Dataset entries
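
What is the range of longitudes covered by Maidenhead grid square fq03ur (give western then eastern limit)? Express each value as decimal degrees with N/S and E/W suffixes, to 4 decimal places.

78.3333° W, 78.2500° W

Field F=5, Q=16: +5·20° lon, +16·10° lat → SW at lon -80°, lat 70°.
Square 0, 3: +0·2° lon, +3·1° lat → SW at lon -80°, lat 73°.
Subsquare u=20, r=17: +20·0.0833333° lon, +17·0.0416667° lat → SW at lon -78.3333°, lat 73.7083°.
Cell spans 0.0833333° lon × 0.0416667° lat.
west 78.3333° W, east 78.2500° W.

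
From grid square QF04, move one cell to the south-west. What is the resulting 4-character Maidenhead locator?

Longitude square 0; −1 → -1, wraps to 9, carry into field.
Longitude field Q = 16; −1 → 15 = P.
Latitude square 4; −1 → 3.

PF93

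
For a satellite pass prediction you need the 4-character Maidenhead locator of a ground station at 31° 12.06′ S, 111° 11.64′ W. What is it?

DF48

Offset from 180°W / 90°S: lon 68.81°, lat 58.80°.
Field: 68.81/20 → 3 → D, 58.80/10 → 5 → F; chars DF.
Square: 8.81/2 → 4, 8.80/1 → 8; chars 48.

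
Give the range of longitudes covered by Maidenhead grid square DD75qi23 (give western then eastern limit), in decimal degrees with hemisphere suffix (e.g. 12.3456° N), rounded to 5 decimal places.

104.65000° W, 104.64167° W

Field D=3, D=3: +3·20° lon, +3·10° lat → SW at lon -120°, lat -60°.
Square 7, 5: +7·2° lon, +5·1° lat → SW at lon -106°, lat -55°.
Subsquare q=16, i=8: +16·0.0833333° lon, +8·0.0416667° lat → SW at lon -104.667°, lat -54.6667°.
Extended square 2, 3: +2·0.00833333° lon, +3·0.00416667° lat → SW at lon -104.65°, lat -54.6542°.
Cell spans 0.00833333° lon × 0.00416667° lat.
west 104.65000° W, east 104.64167° W.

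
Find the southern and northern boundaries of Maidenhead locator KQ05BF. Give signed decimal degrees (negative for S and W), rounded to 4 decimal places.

75.2083, 75.2500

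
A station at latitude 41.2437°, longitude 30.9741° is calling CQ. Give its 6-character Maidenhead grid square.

KN51lf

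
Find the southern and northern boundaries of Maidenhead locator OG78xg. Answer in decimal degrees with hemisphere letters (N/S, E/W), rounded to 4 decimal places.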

Assignment -
Your job is to restate all of the data word for word.

Task answer -
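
What is the range of longitudes covered by Maidenhead grid square fq03ur (give western then eastern limit)? Express each value as decimal degrees with N/S and E/W suffixes, to 4 decimal places.

78.3333° W, 78.2500° W

Field F=5, Q=16: +5·20° lon, +16·10° lat → SW at lon -80°, lat 70°.
Square 0, 3: +0·2° lon, +3·1° lat → SW at lon -80°, lat 73°.
Subsquare u=20, r=17: +20·0.0833333° lon, +17·0.0416667° lat → SW at lon -78.3333°, lat 73.7083°.
Cell spans 0.0833333° lon × 0.0416667° lat.
west 78.3333° W, east 78.2500° W.

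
From grid square QF04, move one cell to the south-west. What is the resulting 4-character Maidenhead locator?

Longitude square 0; −1 → -1, wraps to 9, carry into field.
Longitude field Q = 16; −1 → 15 = P.
Latitude square 4; −1 → 3.

PF93

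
For a satellite pass prediction you need the 4-character Maidenhead locator of a ground station at 31° 12.06′ S, 111° 11.64′ W. What is it?

DF48

Offset from 180°W / 90°S: lon 68.81°, lat 58.80°.
Field: 68.81/20 → 3 → D, 58.80/10 → 5 → F; chars DF.
Square: 8.81/2 → 4, 8.80/1 → 8; chars 48.

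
Give the range of longitudes covered by Maidenhead grid square DD75qi23 (give western then eastern limit), in decimal degrees with hemisphere suffix (e.g. 12.3456° N), rounded to 5 decimal places.

104.65000° W, 104.64167° W

Field D=3, D=3: +3·20° lon, +3·10° lat → SW at lon -120°, lat -60°.
Square 7, 5: +7·2° lon, +5·1° lat → SW at lon -106°, lat -55°.
Subsquare q=16, i=8: +16·0.0833333° lon, +8·0.0416667° lat → SW at lon -104.667°, lat -54.6667°.
Extended square 2, 3: +2·0.00833333° lon, +3·0.00416667° lat → SW at lon -104.65°, lat -54.6542°.
Cell spans 0.00833333° lon × 0.00416667° lat.
west 104.65000° W, east 104.64167° W.

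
Find the southern and northern boundaries of Maidenhead locator KQ05BF. Give signed decimal degrees (negative for S and W), rounded to 4 decimal places.

75.2083, 75.2500

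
A station at latitude 41.2437°, longitude 30.9741° is calling CQ. Give its 6-character Maidenhead grid square.

KN51lf

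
Find the southern and northern boundaries of Maidenhead locator OG78xg. Answer in decimal degrees with hemisphere letters (N/S, E/W), rounded to 4 decimal places.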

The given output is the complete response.